__EXERCISE DESCRIPTION__
Copy out the lines of the records below, and only those lines, from the one with "Count the (possibly" through the one with "green green short green wait wait", exactly as they appear.
[Opening INFORMATION SUPPLIED section]
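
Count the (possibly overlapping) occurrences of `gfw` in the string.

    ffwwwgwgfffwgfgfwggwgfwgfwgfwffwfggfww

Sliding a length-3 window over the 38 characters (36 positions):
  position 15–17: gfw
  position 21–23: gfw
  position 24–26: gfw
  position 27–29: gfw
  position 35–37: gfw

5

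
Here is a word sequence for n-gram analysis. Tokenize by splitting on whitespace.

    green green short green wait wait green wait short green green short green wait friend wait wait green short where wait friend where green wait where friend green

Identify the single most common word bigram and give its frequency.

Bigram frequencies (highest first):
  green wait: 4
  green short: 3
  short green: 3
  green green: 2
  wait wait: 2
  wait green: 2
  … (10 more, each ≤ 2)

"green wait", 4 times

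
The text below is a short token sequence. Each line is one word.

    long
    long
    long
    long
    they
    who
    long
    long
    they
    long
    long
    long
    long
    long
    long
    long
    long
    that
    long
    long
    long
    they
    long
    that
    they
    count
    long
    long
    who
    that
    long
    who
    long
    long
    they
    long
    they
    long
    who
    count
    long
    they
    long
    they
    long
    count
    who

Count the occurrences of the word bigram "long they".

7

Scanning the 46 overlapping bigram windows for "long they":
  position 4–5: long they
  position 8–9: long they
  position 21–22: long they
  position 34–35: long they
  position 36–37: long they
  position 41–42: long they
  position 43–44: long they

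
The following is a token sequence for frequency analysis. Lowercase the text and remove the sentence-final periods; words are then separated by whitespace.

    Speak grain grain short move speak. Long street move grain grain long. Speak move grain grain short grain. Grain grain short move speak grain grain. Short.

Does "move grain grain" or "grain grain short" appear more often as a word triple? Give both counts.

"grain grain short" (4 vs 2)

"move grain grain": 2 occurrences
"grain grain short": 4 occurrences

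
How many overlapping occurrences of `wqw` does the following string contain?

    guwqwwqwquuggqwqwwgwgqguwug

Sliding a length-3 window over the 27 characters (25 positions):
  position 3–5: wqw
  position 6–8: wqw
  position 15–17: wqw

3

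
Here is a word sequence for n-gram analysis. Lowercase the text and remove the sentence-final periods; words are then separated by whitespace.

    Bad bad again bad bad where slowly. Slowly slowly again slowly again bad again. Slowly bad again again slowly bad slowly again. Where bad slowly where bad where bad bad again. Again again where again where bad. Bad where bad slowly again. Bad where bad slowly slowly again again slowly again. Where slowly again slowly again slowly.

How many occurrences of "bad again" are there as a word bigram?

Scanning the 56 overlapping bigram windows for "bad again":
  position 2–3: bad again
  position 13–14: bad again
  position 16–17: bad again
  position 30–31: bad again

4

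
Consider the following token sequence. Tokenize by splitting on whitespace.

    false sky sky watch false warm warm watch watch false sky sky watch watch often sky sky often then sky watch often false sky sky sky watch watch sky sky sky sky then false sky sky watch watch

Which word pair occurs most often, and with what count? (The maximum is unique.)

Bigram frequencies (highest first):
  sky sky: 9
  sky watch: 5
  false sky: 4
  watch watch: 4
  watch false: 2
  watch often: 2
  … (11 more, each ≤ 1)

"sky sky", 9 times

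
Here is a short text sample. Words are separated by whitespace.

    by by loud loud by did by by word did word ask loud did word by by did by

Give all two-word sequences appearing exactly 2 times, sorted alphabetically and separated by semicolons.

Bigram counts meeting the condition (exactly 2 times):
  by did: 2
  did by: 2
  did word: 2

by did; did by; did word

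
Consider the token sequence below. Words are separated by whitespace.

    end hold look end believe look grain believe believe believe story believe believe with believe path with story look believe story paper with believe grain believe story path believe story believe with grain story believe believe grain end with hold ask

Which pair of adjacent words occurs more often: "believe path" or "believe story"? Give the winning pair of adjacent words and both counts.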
[Closing INFORMATION SUPPLIED section]
[Opening INFORMATION SUPPLIED section]
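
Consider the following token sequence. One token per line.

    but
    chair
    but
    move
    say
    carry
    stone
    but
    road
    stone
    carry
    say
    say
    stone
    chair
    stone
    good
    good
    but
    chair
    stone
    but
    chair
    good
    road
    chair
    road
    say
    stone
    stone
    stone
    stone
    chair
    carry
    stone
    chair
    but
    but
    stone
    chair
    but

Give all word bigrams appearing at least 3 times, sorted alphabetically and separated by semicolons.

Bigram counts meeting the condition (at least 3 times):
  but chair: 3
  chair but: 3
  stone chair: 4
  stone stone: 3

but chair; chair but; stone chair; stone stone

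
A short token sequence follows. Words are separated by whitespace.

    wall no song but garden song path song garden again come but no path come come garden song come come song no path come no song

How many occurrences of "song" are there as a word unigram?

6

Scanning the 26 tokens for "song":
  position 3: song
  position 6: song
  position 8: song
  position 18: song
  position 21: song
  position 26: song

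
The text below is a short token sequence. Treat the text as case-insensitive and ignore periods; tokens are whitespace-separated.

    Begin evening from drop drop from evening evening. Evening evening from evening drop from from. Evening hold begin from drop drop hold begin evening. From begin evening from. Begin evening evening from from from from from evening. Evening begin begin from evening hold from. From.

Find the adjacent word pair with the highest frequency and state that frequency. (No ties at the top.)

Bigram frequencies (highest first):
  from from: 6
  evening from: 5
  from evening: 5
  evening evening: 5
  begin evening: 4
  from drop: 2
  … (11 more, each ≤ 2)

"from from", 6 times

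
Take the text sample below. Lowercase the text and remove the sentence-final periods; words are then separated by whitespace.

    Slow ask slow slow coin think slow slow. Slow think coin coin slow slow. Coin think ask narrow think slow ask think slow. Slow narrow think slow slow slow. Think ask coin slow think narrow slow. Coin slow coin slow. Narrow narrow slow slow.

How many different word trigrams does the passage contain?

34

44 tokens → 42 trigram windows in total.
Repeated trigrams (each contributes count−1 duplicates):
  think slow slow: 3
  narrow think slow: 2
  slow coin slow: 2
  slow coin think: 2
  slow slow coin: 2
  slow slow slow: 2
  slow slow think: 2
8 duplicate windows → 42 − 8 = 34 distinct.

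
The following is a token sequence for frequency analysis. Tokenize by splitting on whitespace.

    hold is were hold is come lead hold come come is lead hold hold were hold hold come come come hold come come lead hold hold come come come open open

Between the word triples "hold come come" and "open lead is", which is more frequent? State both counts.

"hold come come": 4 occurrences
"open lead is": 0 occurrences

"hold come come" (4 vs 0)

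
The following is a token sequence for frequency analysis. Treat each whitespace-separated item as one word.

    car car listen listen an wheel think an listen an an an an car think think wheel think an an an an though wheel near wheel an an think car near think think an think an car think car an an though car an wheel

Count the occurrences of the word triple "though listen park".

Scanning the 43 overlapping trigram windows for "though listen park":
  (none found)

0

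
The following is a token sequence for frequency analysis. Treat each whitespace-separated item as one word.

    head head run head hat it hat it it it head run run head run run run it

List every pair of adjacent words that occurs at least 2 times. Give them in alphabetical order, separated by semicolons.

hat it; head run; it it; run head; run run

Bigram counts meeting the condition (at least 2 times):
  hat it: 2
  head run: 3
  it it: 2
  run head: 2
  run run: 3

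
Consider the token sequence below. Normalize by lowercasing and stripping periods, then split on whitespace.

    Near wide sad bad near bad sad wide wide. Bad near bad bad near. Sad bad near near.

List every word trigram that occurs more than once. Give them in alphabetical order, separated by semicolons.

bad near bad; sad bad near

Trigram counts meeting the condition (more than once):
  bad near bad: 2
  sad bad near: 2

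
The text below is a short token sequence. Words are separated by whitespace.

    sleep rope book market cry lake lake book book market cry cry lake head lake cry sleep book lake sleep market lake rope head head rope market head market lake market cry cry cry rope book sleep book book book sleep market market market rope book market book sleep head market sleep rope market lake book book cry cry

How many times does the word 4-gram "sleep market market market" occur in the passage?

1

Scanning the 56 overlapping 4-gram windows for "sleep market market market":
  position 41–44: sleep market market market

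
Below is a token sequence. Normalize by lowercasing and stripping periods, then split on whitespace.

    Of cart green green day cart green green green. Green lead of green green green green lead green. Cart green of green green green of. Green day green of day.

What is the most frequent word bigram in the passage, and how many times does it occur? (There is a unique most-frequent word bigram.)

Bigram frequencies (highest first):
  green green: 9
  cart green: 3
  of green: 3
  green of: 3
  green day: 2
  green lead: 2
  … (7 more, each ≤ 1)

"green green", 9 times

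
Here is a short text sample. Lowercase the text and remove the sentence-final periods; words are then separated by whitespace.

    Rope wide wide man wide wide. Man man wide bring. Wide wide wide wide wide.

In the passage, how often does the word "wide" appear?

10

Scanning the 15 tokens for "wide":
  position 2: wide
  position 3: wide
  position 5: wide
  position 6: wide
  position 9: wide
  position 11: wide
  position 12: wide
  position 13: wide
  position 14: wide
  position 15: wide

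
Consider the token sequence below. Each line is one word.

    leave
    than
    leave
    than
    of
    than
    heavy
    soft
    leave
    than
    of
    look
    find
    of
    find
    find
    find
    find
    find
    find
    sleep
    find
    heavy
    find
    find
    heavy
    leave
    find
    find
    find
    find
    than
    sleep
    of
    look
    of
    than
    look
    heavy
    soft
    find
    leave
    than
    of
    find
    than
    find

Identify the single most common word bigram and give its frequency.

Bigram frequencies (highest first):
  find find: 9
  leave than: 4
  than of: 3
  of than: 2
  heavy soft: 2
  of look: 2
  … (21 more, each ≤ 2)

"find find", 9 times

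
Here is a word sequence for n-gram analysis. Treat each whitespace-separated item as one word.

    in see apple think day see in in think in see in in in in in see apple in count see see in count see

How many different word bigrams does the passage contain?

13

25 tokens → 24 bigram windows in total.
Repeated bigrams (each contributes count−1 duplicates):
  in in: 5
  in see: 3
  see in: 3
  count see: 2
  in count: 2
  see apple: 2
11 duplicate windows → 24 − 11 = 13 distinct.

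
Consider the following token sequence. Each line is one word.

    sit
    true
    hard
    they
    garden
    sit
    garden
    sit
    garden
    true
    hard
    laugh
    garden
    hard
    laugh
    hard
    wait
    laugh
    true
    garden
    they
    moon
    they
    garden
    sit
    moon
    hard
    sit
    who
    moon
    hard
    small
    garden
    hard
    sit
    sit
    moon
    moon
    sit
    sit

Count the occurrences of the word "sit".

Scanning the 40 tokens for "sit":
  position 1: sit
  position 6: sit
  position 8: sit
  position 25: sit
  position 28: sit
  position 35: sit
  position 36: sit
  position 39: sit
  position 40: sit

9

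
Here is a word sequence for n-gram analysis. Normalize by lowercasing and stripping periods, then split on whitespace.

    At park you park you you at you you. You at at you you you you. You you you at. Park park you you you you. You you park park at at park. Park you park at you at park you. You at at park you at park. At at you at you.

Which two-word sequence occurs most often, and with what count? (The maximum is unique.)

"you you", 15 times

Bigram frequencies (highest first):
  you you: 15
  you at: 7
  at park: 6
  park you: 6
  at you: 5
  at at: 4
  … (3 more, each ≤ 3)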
[Closing INFORMATION SUPPLIED section]
[Opening INFORMATION SUPPLIED section]
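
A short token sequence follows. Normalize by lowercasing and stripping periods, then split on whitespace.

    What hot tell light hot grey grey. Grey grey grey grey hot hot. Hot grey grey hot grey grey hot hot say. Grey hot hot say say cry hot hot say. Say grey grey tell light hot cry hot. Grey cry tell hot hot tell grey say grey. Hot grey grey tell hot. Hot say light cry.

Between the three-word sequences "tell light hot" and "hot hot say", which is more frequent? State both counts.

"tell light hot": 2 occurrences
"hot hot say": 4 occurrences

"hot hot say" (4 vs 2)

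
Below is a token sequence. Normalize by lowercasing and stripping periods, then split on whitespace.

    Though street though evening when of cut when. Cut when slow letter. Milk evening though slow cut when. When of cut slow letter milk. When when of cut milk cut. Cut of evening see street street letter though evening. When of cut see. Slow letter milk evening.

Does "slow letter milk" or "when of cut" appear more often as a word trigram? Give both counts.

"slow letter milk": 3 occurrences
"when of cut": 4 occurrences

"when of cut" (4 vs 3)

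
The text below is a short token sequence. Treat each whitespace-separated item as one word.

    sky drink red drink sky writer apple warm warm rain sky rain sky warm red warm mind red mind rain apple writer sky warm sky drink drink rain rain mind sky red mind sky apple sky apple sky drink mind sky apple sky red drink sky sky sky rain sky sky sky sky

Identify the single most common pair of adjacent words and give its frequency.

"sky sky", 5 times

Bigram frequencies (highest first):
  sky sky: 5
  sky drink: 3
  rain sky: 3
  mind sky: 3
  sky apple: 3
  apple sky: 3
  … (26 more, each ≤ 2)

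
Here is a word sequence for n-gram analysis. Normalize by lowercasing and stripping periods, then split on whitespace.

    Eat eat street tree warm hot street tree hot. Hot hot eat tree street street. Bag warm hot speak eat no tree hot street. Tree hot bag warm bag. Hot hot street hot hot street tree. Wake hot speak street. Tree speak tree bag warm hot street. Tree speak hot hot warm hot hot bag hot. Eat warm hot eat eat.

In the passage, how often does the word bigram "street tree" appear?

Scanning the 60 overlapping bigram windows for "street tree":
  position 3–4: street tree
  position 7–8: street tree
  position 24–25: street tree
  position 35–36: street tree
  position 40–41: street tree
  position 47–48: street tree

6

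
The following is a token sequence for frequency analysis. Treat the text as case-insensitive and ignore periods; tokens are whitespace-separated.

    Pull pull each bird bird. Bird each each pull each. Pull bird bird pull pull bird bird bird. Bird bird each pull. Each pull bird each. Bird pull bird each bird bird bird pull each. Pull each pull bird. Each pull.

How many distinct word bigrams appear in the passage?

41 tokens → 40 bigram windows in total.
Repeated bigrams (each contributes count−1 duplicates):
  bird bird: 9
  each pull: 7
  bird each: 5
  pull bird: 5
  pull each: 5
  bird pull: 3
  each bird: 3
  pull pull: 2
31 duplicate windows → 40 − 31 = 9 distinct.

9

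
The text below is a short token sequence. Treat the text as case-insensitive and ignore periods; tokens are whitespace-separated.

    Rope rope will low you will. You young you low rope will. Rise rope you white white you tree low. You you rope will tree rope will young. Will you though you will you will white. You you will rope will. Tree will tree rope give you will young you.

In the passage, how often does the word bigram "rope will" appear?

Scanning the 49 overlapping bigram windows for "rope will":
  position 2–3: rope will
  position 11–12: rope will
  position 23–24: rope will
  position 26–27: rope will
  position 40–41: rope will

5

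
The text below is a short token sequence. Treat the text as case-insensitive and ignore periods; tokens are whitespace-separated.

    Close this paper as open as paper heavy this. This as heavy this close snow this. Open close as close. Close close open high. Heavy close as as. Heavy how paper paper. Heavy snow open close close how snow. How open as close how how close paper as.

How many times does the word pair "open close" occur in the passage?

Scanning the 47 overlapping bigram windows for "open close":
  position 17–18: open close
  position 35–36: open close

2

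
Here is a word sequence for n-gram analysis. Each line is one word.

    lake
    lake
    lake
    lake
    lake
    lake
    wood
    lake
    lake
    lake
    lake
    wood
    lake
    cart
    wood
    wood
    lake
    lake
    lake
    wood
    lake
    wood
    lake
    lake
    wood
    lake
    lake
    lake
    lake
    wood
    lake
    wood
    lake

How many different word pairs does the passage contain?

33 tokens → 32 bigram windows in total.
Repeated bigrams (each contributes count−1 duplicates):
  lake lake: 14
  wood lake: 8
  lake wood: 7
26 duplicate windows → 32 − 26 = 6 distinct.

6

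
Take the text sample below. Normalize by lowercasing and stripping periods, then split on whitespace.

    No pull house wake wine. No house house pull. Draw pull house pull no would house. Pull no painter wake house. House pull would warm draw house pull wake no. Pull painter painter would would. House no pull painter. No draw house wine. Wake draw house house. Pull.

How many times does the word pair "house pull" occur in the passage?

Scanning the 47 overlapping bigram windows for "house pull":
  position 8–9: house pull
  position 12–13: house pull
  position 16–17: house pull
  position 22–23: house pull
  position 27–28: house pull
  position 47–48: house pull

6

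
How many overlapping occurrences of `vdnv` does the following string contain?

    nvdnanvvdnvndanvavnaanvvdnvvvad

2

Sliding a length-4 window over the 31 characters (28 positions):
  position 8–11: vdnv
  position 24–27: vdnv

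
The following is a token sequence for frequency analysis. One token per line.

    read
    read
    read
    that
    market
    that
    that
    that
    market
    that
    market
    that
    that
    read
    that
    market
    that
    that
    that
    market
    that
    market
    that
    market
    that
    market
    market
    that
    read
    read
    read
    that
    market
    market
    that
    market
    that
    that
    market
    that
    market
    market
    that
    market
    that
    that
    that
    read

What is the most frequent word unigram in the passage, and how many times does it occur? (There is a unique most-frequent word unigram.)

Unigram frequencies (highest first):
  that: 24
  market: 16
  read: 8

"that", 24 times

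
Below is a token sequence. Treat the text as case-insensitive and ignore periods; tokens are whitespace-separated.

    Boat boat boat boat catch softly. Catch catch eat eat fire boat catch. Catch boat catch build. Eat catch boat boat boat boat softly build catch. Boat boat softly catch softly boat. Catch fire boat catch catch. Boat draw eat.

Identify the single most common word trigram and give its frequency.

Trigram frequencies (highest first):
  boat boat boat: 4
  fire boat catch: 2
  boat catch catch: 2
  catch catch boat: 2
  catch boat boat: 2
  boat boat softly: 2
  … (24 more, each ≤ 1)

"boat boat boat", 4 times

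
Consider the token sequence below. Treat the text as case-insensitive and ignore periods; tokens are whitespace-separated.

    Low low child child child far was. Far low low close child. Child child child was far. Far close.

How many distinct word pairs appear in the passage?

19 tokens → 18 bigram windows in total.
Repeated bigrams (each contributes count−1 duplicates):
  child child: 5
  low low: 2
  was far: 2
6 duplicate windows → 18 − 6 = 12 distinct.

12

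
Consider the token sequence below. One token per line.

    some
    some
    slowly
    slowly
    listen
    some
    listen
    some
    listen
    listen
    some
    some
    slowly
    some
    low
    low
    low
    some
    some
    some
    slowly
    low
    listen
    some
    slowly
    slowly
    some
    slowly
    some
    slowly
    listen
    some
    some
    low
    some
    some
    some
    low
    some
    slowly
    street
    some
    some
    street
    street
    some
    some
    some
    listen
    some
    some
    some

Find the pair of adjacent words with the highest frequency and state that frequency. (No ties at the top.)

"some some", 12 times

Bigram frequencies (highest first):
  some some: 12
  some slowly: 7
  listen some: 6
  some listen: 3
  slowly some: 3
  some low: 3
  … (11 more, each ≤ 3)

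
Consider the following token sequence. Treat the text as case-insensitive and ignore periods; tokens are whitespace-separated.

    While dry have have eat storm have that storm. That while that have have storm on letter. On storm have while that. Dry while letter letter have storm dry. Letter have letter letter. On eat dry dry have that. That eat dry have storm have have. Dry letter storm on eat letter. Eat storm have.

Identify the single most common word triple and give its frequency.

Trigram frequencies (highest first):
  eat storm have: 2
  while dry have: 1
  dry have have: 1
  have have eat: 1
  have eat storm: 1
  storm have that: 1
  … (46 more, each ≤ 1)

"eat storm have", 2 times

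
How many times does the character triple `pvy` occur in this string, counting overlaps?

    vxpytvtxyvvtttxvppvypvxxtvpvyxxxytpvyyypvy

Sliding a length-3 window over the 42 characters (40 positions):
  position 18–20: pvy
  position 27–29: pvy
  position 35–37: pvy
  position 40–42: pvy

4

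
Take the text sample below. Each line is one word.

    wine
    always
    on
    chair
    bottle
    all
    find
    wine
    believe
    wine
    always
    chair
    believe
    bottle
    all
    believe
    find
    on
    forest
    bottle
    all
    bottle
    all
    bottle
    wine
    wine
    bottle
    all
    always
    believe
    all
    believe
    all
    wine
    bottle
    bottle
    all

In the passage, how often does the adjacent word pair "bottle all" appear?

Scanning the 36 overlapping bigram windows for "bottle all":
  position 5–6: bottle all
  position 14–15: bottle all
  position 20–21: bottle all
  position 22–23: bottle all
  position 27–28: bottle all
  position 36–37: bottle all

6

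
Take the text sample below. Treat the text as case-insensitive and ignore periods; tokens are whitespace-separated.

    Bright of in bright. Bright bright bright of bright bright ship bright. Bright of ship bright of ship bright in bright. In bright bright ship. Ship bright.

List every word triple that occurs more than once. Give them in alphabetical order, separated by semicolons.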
[Closing INFORMATION SUPPLIED section]
__TASK RESULT__
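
Count the (possibly overlapping) occurrences of `gfw` in the string.

    ffwwwgwgfffwgfgfwggwgfwgfwgfwffwfggfww

Sliding a length-3 window over the 38 characters (36 positions):
  position 15–17: gfw
  position 21–23: gfw
  position 24–26: gfw
  position 27–29: gfw
  position 35–37: gfw

5

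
Here is a word sequence for n-gram analysis. Tokenize by splitting on whitespace.

    green green short green wait wait green wait short green green short green wait friend wait wait green short where wait friend where green wait where friend green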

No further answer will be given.